In full and without alteration, write out the records.

[Stored data]
═══

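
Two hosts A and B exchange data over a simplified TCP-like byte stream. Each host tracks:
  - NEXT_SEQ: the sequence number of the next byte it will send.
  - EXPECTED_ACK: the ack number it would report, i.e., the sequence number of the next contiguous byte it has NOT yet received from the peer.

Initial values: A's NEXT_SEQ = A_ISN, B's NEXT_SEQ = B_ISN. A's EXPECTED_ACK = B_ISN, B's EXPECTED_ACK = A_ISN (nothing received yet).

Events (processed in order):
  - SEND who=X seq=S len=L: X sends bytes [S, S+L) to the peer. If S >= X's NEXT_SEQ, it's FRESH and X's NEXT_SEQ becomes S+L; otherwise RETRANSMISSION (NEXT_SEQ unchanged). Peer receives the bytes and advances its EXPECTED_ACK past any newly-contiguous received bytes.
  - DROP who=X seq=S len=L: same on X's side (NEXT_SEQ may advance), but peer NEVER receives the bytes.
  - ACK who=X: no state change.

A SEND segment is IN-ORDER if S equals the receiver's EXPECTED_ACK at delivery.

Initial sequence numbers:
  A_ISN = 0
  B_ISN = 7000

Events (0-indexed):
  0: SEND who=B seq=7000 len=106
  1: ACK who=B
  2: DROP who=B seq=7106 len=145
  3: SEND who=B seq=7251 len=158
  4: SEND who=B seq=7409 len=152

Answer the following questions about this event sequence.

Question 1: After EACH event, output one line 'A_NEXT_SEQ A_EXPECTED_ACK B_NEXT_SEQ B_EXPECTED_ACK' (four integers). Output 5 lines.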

═══

* [Solution]
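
Two hosts A and B exchange data over a simplified TCP-like byte stream. Each host tracks:
  - NEXT_SEQ: the sequence number of the next byte it will send.
  - EXPECTED_ACK: the ack number it would report, i.e., the sequence number of the next contiguous byte it has NOT yet received from the peer.

Initial values: A's NEXT_SEQ = A_ISN, B's NEXT_SEQ = B_ISN. A's EXPECTED_ACK = B_ISN, B's EXPECTED_ACK = A_ISN (nothing received yet).

Events (processed in order):
  - SEND who=X seq=S len=L: X sends bytes [S, S+L) to the peer. If S >= X's NEXT_SEQ, it's FRESH and X's NEXT_SEQ becomes S+L; otherwise RETRANSMISSION (NEXT_SEQ unchanged). Peer receives the bytes and advances its EXPECTED_ACK past any newly-contiguous received bytes.
  - DROP who=X seq=S len=L: same on X's side (NEXT_SEQ may advance), but peer NEVER receives the bytes.
  - ACK who=X: no state change.

A SEND segment is IN-ORDER if S equals the receiver's EXPECTED_ACK at delivery.

Initial sequence numbers:
  A_ISN = 0
  B_ISN = 7000

Events (0-indexed):
  0: SEND who=B seq=7000 len=106
  1: ACK who=B
  2: DROP who=B seq=7106 len=145
  3: SEND who=B seq=7251 len=158
  4: SEND who=B seq=7409 len=152

Answer the following questions about this event sequence.

Question 1: After EACH event, output one line 'A_NEXT_SEQ A_EXPECTED_ACK B_NEXT_SEQ B_EXPECTED_ACK' (four integers). Output 5 lines.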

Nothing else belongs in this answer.